== MATERIALS PROVIDED ==
________________________
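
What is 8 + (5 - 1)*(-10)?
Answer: -32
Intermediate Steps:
8 + (5 - 1)*(-10) = 8 + 4*(-10) = 8 - 40 = -32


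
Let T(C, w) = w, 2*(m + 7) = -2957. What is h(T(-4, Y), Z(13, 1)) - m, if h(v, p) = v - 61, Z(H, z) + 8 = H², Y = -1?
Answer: 2847/2 ≈ 1423.5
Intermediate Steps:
m = -2971/2 (m = -7 + (½)*(-2957) = -7 - 2957/2 = -2971/2 ≈ -1485.5)
Z(H, z) = -8 + H²
h(v, p) = -61 + v
h(T(-4, Y), Z(13, 1)) - m = (-61 - 1) - 1*(-2971/2) = -62 + 2971/2 = 2847/2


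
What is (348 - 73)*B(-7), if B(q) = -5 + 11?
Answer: 1650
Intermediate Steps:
B(q) = 6
(348 - 73)*B(-7) = (348 - 73)*6 = 275*6 = 1650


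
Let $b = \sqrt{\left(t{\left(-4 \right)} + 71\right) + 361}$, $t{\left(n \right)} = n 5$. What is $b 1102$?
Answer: $2204 \sqrt{103} \approx 22368.0$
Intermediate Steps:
$t{\left(n \right)} = 5 n$
$b = 2 \sqrt{103}$ ($b = \sqrt{\left(5 \left(-4\right) + 71\right) + 361} = \sqrt{\left(-20 + 71\right) + 361} = \sqrt{51 + 361} = \sqrt{412} = 2 \sqrt{103} \approx 20.298$)
$b 1102 = 2 \sqrt{103} \cdot 1102 = 2204 \sqrt{103}$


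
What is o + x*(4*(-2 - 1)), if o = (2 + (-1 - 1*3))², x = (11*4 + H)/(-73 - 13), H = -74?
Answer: -8/43 ≈ -0.18605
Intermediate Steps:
x = 15/43 (x = (11*4 - 74)/(-73 - 13) = (44 - 74)/(-86) = -30*(-1/86) = 15/43 ≈ 0.34884)
o = 4 (o = (2 + (-1 - 3))² = (2 - 4)² = (-2)² = 4)
o + x*(4*(-2 - 1)) = 4 + 15*(4*(-2 - 1))/43 = 4 + 15*(4*(-3))/43 = 4 + (15/43)*(-12) = 4 - 180/43 = -8/43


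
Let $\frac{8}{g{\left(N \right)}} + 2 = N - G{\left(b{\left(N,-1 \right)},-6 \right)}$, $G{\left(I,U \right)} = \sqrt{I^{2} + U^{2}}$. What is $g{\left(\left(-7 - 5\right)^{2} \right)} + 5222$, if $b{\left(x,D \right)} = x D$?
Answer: $\frac{198365}{38} - \frac{3 \sqrt{577}}{38} \approx 5218.2$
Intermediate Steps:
$b{\left(x,D \right)} = D x$
$g{\left(N \right)} = \frac{8}{-2 + N - \sqrt{36 + N^{2}}}$ ($g{\left(N \right)} = \frac{8}{-2 + \left(N - \sqrt{\left(- N\right)^{2} + \left(-6\right)^{2}}\right)} = \frac{8}{-2 + \left(N - \sqrt{N^{2} + 36}\right)} = \frac{8}{-2 + \left(N - \sqrt{36 + N^{2}}\right)} = \frac{8}{-2 + N - \sqrt{36 + N^{2}}}$)
$g{\left(\left(-7 - 5\right)^{2} \right)} + 5222 = \frac{8}{-2 + \left(-7 - 5\right)^{2} - \sqrt{36 + \left(\left(-7 - 5\right)^{2}\right)^{2}}} + 5222 = \frac{8}{-2 + \left(-12\right)^{2} - \sqrt{36 + \left(\left(-12\right)^{2}\right)^{2}}} + 5222 = \frac{8}{-2 + 144 - \sqrt{36 + 144^{2}}} + 5222 = \frac{8}{-2 + 144 - \sqrt{36 + 20736}} + 5222 = \frac{8}{-2 + 144 - \sqrt{20772}} + 5222 = \frac{8}{-2 + 144 - 6 \sqrt{577}} + 5222 = \frac{8}{142 - 6 \sqrt{577}} + 5222 = 5222 + \frac{8}{142 - 6 \sqrt{577}}$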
________________________
== TASK DESCRIPTION ==
Output the data once more, exactly as it appears above.

== RESPONSE BOX ==
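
What is 8 + (5 - 1)*(-10)?
Answer: -32
Intermediate Steps:
8 + (5 - 1)*(-10) = 8 + 4*(-10) = 8 - 40 = -32


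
Let T(C, w) = w, 2*(m + 7) = -2957. What is h(T(-4, Y), Z(13, 1)) - m, if h(v, p) = v - 61, Z(H, z) + 8 = H², Y = -1?
Answer: 2847/2 ≈ 1423.5
Intermediate Steps:
m = -2971/2 (m = -7 + (½)*(-2957) = -7 - 2957/2 = -2971/2 ≈ -1485.5)
Z(H, z) = -8 + H²
h(v, p) = -61 + v
h(T(-4, Y), Z(13, 1)) - m = (-61 - 1) - 1*(-2971/2) = -62 + 2971/2 = 2847/2


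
What is (348 - 73)*B(-7), if B(q) = -5 + 11?
Answer: 1650
Intermediate Steps:
B(q) = 6
(348 - 73)*B(-7) = (348 - 73)*6 = 275*6 = 1650


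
Let $b = \sqrt{\left(t{\left(-4 \right)} + 71\right) + 361}$, $t{\left(n \right)} = n 5$. What is $b 1102$?
Answer: $2204 \sqrt{103} \approx 22368.0$
Intermediate Steps:
$t{\left(n \right)} = 5 n$
$b = 2 \sqrt{103}$ ($b = \sqrt{\left(5 \left(-4\right) + 71\right) + 361} = \sqrt{\left(-20 + 71\right) + 361} = \sqrt{51 + 361} = \sqrt{412} = 2 \sqrt{103} \approx 20.298$)
$b 1102 = 2 \sqrt{103} \cdot 1102 = 2204 \sqrt{103}$


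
What is o + x*(4*(-2 - 1)), if o = (2 + (-1 - 1*3))², x = (11*4 + H)/(-73 - 13), H = -74?
Answer: -8/43 ≈ -0.18605
Intermediate Steps:
x = 15/43 (x = (11*4 - 74)/(-73 - 13) = (44 - 74)/(-86) = -30*(-1/86) = 15/43 ≈ 0.34884)
o = 4 (o = (2 + (-1 - 3))² = (2 - 4)² = (-2)² = 4)
o + x*(4*(-2 - 1)) = 4 + 15*(4*(-2 - 1))/43 = 4 + 15*(4*(-3))/43 = 4 + (15/43)*(-12) = 4 - 180/43 = -8/43


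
Let $\frac{8}{g{\left(N \right)}} + 2 = N - G{\left(b{\left(N,-1 \right)},-6 \right)}$, $G{\left(I,U \right)} = \sqrt{I^{2} + U^{2}}$. What is $g{\left(\left(-7 - 5\right)^{2} \right)} + 5222$, if $b{\left(x,D \right)} = x D$?
Answer: $\frac{198365}{38} - \frac{3 \sqrt{577}}{38} \approx 5218.2$
Intermediate Steps:
$b{\left(x,D \right)} = D x$
$g{\left(N \right)} = \frac{8}{-2 + N - \sqrt{36 + N^{2}}}$ ($g{\left(N \right)} = \frac{8}{-2 + \left(N - \sqrt{\left(- N\right)^{2} + \left(-6\right)^{2}}\right)} = \frac{8}{-2 + \left(N - \sqrt{N^{2} + 36}\right)} = \frac{8}{-2 + \left(N - \sqrt{36 + N^{2}}\right)} = \frac{8}{-2 + N - \sqrt{36 + N^{2}}}$)
$g{\left(\left(-7 - 5\right)^{2} \right)} + 5222 = \frac{8}{-2 + \left(-7 - 5\right)^{2} - \sqrt{36 + \left(\left(-7 - 5\right)^{2}\right)^{2}}} + 5222 = \frac{8}{-2 + \left(-12\right)^{2} - \sqrt{36 + \left(\left(-12\right)^{2}\right)^{2}}} + 5222 = \frac{8}{-2 + 144 - \sqrt{36 + 144^{2}}} + 5222 = \frac{8}{-2 + 144 - \sqrt{36 + 20736}} + 5222 = \frac{8}{-2 + 144 - \sqrt{20772}} + 5222 = \frac{8}{-2 + 144 - 6 \sqrt{577}} + 5222 = \frac{8}{142 - 6 \sqrt{577}} + 5222 = 5222 + \frac{8}{142 - 6 \sqrt{577}}$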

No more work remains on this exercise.